- **Records provided**:
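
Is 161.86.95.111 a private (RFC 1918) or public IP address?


RFC 1918 private ranges:
  10.0.0.0/8 (10.0.0.0 - 10.255.255.255)
  172.16.0.0/12 (172.16.0.0 - 172.31.255.255)
  192.168.0.0/16 (192.168.0.0 - 192.168.255.255)
Public (not in any RFC 1918 range)


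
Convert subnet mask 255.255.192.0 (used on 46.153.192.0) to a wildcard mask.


Subnet mask: 255.255.192.0
Wildcard = 255.255.255.255 - subnet mask
255 - 255 = 0
255 - 255 = 0
255 - 192 = 63
255 - 0 = 255
Wildcard: 0.0.63.255


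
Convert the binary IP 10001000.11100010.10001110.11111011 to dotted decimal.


10001000 = 136
11100010 = 226
10001110 = 142
11111011 = 251
IP: 136.226.142.251


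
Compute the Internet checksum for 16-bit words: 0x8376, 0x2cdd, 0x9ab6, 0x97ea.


Sum all words (with carry folding):
+ 0x8376 = 0x8376
+ 0x2cdd = 0xb053
+ 0x9ab6 = 0x4b0a
+ 0x97ea = 0xe2f4
One's complement: ~0xe2f4
Checksum = 0x1d0b


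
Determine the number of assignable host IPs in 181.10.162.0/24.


Host bits = 32 - 24 = 8
Total addresses = 2^8 = 256
Usable = total - 2 (network and broadcast)
Usable hosts: 254


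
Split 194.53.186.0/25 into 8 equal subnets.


New prefix = 25 + 3 = 28
Each subnet has 16 addresses
  194.53.186.0/28
  194.53.186.16/28
  194.53.186.32/28
  194.53.186.48/28
  194.53.186.64/28
  194.53.186.80/28
  194.53.186.96/28
  194.53.186.112/28
Subnets: 194.53.186.0/28, 194.53.186.16/28, 194.53.186.32/28, 194.53.186.48/28, 194.53.186.64/28, 194.53.186.80/28, 194.53.186.96/28, 194.53.186.112/28


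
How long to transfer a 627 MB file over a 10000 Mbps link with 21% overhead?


Effective throughput = 10000 * (1 - 21/100) = 7900 Mbps
File size in Mb = 627 * 8 = 5016 Mb
Time = 5016 / 7900
Time = 0.6349 seconds


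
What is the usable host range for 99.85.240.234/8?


Network: 99.0.0.0
Broadcast: 99.255.255.255
First usable = network + 1
Last usable = broadcast - 1
Range: 99.0.0.1 to 99.255.255.254


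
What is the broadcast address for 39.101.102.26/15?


Network: 39.100.0.0/15
Host bits = 17
Set all host bits to 1:
Broadcast: 39.101.255.255


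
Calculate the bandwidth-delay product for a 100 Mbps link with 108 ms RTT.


BDP = bandwidth * RTT
= 100 Mbps * 108 ms
= 100 * 1e6 * 108 / 1000 bits
= 10800000 bits
= 1350000 bytes
= 1318.3594 KB
BDP = 10800000 bits (1350000 bytes)


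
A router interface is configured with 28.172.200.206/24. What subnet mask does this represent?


/24 means 24 network bits, 8 host bits
Binary: 11111111111111111111111100000000
Mask: 255.255.255.0


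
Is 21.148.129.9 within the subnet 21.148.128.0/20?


Subnet network: 21.148.128.0
Test IP AND mask: 21.148.128.0
Yes, 21.148.129.9 is in 21.148.128.0/20


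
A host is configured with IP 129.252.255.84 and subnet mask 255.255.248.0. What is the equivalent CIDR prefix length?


Binary: 11111111.11111111.11111000.00000000
Count leading 1s
Prefix: /21


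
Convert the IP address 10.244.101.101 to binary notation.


10 = 00001010
244 = 11110100
101 = 01100101
101 = 01100101
Binary: 00001010.11110100.01100101.01100101


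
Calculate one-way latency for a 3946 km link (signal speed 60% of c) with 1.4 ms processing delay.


Speed = 0.6 * 3e5 km/s = 180000 km/s
Propagation delay = 3946 / 180000 = 0.0219 s = 21.9222 ms
Processing delay = 1.4 ms
Total one-way latency = 23.3222 ms


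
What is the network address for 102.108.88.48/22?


IP:   01100110.01101100.01011000.00110000
Mask: 11111111.11111111.11111100.00000000
AND operation:
Net:  01100110.01101100.01011000.00000000
Network: 102.108.88.0/22


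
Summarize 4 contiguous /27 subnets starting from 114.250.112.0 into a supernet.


Original prefix: /27
Number of subnets: 4 = 2^2
New prefix = 27 - 2 = 25
Supernet: 114.250.112.0/25


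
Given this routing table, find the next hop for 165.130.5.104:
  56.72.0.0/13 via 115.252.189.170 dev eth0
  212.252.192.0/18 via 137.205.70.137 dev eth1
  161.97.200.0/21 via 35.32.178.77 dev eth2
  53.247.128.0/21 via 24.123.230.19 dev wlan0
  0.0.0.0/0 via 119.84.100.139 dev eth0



Longest prefix match for 165.130.5.104:
  /13 56.72.0.0: no
  /18 212.252.192.0: no
  /21 161.97.200.0: no
  /21 53.247.128.0: no
  /0 0.0.0.0: MATCH
Selected: next-hop 119.84.100.139 via eth0 (matched /0)


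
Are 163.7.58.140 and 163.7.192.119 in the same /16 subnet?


Mask: 255.255.0.0
163.7.58.140 AND mask = 163.7.0.0
163.7.192.119 AND mask = 163.7.0.0
Yes, same subnet (163.7.0.0)


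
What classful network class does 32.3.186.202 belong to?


First octet: 32
Binary: 00100000
0xxxxxxx -> Class A (1-126)
Class A, default mask 255.0.0.0 (/8)


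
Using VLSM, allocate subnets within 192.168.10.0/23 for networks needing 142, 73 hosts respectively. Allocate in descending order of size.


142 hosts -> /24 (254 usable): 192.168.10.0/24
73 hosts -> /25 (126 usable): 192.168.11.0/25
Allocation: 192.168.10.0/24 (142 hosts, 254 usable); 192.168.11.0/25 (73 hosts, 126 usable)


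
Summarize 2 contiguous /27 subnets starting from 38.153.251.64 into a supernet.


Original prefix: /27
Number of subnets: 2 = 2^1
New prefix = 27 - 1 = 26
Supernet: 38.153.251.64/26


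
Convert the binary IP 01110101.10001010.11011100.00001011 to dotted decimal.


01110101 = 117
10001010 = 138
11011100 = 220
00001011 = 11
IP: 117.138.220.11


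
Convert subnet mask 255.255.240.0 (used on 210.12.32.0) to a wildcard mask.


Subnet mask: 255.255.240.0
Wildcard = 255.255.255.255 - subnet mask
255 - 255 = 0
255 - 255 = 0
255 - 240 = 15
255 - 0 = 255
Wildcard: 0.0.15.255


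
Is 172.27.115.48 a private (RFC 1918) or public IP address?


RFC 1918 private ranges:
  10.0.0.0/8 (10.0.0.0 - 10.255.255.255)
  172.16.0.0/12 (172.16.0.0 - 172.31.255.255)
  192.168.0.0/16 (192.168.0.0 - 192.168.255.255)
Private (in 172.16.0.0/12)


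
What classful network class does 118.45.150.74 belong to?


First octet: 118
Binary: 01110110
0xxxxxxx -> Class A (1-126)
Class A, default mask 255.0.0.0 (/8)


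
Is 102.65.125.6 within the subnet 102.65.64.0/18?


Subnet network: 102.65.64.0
Test IP AND mask: 102.65.64.0
Yes, 102.65.125.6 is in 102.65.64.0/18


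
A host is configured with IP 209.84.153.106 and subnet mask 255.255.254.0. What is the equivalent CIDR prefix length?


Binary: 11111111.11111111.11111110.00000000
Count leading 1s
Prefix: /23


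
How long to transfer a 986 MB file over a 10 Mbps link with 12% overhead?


Effective throughput = 10 * (1 - 12/100) = 8.8 Mbps
File size in Mb = 986 * 8 = 7888 Mb
Time = 7888 / 8.8
Time = 896.3636 seconds


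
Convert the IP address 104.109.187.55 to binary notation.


104 = 01101000
109 = 01101101
187 = 10111011
55 = 00110111
Binary: 01101000.01101101.10111011.00110111


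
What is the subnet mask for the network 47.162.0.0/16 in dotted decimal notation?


/16 means 16 network bits, 16 host bits
Binary: 11111111111111110000000000000000
Mask: 255.255.0.0


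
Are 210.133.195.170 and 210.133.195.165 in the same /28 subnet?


Mask: 255.255.255.240
210.133.195.170 AND mask = 210.133.195.160
210.133.195.165 AND mask = 210.133.195.160
Yes, same subnet (210.133.195.160)


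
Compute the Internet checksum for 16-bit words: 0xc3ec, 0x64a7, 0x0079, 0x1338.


Sum all words (with carry folding):
+ 0xc3ec = 0xc3ec
+ 0x64a7 = 0x2894
+ 0x0079 = 0x290d
+ 0x1338 = 0x3c45
One's complement: ~0x3c45
Checksum = 0xc3ba


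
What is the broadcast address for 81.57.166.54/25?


Network: 81.57.166.0/25
Host bits = 7
Set all host bits to 1:
Broadcast: 81.57.166.127


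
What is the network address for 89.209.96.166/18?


IP:   01011001.11010001.01100000.10100110
Mask: 11111111.11111111.11000000.00000000
AND operation:
Net:  01011001.11010001.01000000.00000000
Network: 89.209.64.0/18


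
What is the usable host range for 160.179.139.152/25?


Network: 160.179.139.128
Broadcast: 160.179.139.255
First usable = network + 1
Last usable = broadcast - 1
Range: 160.179.139.129 to 160.179.139.254


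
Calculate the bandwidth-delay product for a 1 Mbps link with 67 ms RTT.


BDP = bandwidth * RTT
= 1 Mbps * 67 ms
= 1 * 1e6 * 67 / 1000 bits
= 67000 bits
= 8375 bytes
= 8.1787 KB
BDP = 67000 bits (8375 bytes)


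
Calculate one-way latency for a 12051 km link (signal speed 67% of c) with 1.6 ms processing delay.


Speed = 0.67 * 3e5 km/s = 201000 km/s
Propagation delay = 12051 / 201000 = 0.06 s = 59.9552 ms
Processing delay = 1.6 ms
Total one-way latency = 61.5552 ms


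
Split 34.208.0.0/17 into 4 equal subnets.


New prefix = 17 + 2 = 19
Each subnet has 8192 addresses
  34.208.0.0/19
  34.208.32.0/19
  34.208.64.0/19
  34.208.96.0/19
Subnets: 34.208.0.0/19, 34.208.32.0/19, 34.208.64.0/19, 34.208.96.0/19


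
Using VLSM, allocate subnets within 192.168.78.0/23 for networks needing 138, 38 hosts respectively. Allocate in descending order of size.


138 hosts -> /24 (254 usable): 192.168.78.0/24
38 hosts -> /26 (62 usable): 192.168.79.0/26
Allocation: 192.168.78.0/24 (138 hosts, 254 usable); 192.168.79.0/26 (38 hosts, 62 usable)


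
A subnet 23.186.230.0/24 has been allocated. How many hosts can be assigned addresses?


Host bits = 32 - 24 = 8
Total addresses = 2^8 = 256
Usable = total - 2 (network and broadcast)
Usable hosts: 254


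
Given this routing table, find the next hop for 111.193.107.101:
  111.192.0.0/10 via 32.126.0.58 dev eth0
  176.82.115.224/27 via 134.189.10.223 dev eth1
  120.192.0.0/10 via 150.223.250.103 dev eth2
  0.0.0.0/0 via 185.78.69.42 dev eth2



Longest prefix match for 111.193.107.101:
  /10 111.192.0.0: MATCH
  /27 176.82.115.224: no
  /10 120.192.0.0: no
  /0 0.0.0.0: MATCH
Selected: next-hop 32.126.0.58 via eth0 (matched /10)


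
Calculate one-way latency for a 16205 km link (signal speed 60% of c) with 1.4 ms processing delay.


Speed = 0.6 * 3e5 km/s = 180000 km/s
Propagation delay = 16205 / 180000 = 0.09 s = 90.0278 ms
Processing delay = 1.4 ms
Total one-way latency = 91.4278 ms


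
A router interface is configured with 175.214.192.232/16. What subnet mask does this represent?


/16 means 16 network bits, 16 host bits
Binary: 11111111111111110000000000000000
Mask: 255.255.0.0


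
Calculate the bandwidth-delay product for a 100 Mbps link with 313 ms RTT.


BDP = bandwidth * RTT
= 100 Mbps * 313 ms
= 100 * 1e6 * 313 / 1000 bits
= 31300000 bits
= 3912500 bytes
= 3820.8008 KB
BDP = 31300000 bits (3912500 bytes)


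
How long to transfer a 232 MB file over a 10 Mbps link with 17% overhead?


Effective throughput = 10 * (1 - 17/100) = 8.3 Mbps
File size in Mb = 232 * 8 = 1856 Mb
Time = 1856 / 8.3
Time = 223.6145 seconds


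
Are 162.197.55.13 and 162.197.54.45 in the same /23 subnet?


Mask: 255.255.254.0
162.197.55.13 AND mask = 162.197.54.0
162.197.54.45 AND mask = 162.197.54.0
Yes, same subnet (162.197.54.0)


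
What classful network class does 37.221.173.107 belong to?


First octet: 37
Binary: 00100101
0xxxxxxx -> Class A (1-126)
Class A, default mask 255.0.0.0 (/8)


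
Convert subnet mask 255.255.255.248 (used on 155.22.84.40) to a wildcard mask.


Subnet mask: 255.255.255.248
Wildcard = 255.255.255.255 - subnet mask
255 - 255 = 0
255 - 255 = 0
255 - 255 = 0
255 - 248 = 7
Wildcard: 0.0.0.7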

- **Brief**:
Reproduce each line of the material containing the word "Given".

- **Output for this exercise**:
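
Given this routing table, find the next hop for 165.130.5.104:
Given this routing table, find the next hop for 111.193.107.101: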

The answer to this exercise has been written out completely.